**ACTIVITY:** In the records, each line holding "Variables" must be reported.

[Dataset entries]
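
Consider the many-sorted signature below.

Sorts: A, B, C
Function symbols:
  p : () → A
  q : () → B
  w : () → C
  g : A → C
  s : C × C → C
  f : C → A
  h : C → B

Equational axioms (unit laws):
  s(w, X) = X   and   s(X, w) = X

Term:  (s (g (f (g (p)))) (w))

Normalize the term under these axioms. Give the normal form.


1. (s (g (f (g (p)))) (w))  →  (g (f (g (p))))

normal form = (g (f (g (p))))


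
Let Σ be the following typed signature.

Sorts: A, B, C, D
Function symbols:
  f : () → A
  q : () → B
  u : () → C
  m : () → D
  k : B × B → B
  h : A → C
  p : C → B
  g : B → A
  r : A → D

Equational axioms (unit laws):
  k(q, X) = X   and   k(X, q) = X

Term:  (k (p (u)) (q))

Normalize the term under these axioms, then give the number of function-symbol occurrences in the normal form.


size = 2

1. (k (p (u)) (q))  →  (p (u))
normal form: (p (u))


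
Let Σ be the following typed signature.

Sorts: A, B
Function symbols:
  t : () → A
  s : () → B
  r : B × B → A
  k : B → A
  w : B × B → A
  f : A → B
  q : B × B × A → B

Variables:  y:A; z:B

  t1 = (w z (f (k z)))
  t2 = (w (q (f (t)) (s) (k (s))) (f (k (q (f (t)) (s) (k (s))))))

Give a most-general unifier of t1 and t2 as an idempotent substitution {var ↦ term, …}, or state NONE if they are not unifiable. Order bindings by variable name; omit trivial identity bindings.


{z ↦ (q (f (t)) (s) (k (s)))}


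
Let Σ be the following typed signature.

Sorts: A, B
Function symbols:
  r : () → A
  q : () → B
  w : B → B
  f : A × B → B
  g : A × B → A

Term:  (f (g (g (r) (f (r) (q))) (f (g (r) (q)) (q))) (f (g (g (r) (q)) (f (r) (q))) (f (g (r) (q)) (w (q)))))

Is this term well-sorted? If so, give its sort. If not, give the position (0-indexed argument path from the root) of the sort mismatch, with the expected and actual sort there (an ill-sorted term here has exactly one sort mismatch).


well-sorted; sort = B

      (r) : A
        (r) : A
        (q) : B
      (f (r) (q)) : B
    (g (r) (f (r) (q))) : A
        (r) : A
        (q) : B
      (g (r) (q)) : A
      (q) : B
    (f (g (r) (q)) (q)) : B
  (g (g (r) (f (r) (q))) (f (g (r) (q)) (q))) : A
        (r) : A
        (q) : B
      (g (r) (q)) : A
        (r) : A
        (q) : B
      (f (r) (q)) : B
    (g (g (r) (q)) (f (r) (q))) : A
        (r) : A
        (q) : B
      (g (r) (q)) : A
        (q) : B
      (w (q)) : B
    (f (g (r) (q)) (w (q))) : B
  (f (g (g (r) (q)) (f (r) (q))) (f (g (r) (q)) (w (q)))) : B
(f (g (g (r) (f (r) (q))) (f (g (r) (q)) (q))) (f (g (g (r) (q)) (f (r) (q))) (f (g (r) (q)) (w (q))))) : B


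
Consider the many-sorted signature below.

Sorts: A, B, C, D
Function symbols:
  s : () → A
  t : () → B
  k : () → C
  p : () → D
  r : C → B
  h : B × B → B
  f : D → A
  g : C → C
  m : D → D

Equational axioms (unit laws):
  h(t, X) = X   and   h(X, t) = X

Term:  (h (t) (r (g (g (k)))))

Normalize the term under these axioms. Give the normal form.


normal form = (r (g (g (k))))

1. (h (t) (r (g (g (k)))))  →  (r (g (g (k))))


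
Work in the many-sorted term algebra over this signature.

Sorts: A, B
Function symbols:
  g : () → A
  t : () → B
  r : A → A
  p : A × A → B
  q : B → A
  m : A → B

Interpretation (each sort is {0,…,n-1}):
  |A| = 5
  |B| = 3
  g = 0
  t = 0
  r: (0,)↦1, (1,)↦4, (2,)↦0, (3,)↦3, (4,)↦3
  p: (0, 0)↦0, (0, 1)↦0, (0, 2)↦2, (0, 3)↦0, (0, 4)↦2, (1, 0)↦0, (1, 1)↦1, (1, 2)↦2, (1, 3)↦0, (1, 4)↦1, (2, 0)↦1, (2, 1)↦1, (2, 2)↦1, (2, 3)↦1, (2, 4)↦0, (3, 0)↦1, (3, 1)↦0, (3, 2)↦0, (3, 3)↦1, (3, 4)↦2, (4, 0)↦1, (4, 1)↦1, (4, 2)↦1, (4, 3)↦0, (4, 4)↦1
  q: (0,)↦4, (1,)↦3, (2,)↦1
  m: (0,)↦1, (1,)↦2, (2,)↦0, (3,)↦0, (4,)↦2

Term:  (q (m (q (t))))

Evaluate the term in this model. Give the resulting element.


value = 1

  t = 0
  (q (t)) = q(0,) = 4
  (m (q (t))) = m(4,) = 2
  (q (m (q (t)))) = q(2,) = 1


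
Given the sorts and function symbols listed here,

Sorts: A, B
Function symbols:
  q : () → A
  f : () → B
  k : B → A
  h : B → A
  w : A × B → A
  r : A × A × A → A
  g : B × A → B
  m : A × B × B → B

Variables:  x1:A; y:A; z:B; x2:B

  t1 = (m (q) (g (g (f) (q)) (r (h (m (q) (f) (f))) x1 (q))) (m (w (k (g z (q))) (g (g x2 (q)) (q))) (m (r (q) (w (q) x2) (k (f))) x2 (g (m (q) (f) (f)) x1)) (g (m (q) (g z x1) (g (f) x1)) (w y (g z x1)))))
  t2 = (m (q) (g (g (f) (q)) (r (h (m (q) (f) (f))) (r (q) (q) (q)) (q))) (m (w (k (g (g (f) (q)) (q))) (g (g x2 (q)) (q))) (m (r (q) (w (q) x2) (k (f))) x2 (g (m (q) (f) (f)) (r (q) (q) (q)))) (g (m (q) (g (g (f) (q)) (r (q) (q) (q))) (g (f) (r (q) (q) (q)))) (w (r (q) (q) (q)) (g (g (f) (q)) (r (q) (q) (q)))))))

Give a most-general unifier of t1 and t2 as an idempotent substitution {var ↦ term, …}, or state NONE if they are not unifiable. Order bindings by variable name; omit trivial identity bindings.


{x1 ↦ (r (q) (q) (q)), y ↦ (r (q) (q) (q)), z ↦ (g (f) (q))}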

**ANSWER TO THIS EXERCISE:**
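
Variables:  y:A; z:B
Variables:  x1:A; y:A; z:B; x2:B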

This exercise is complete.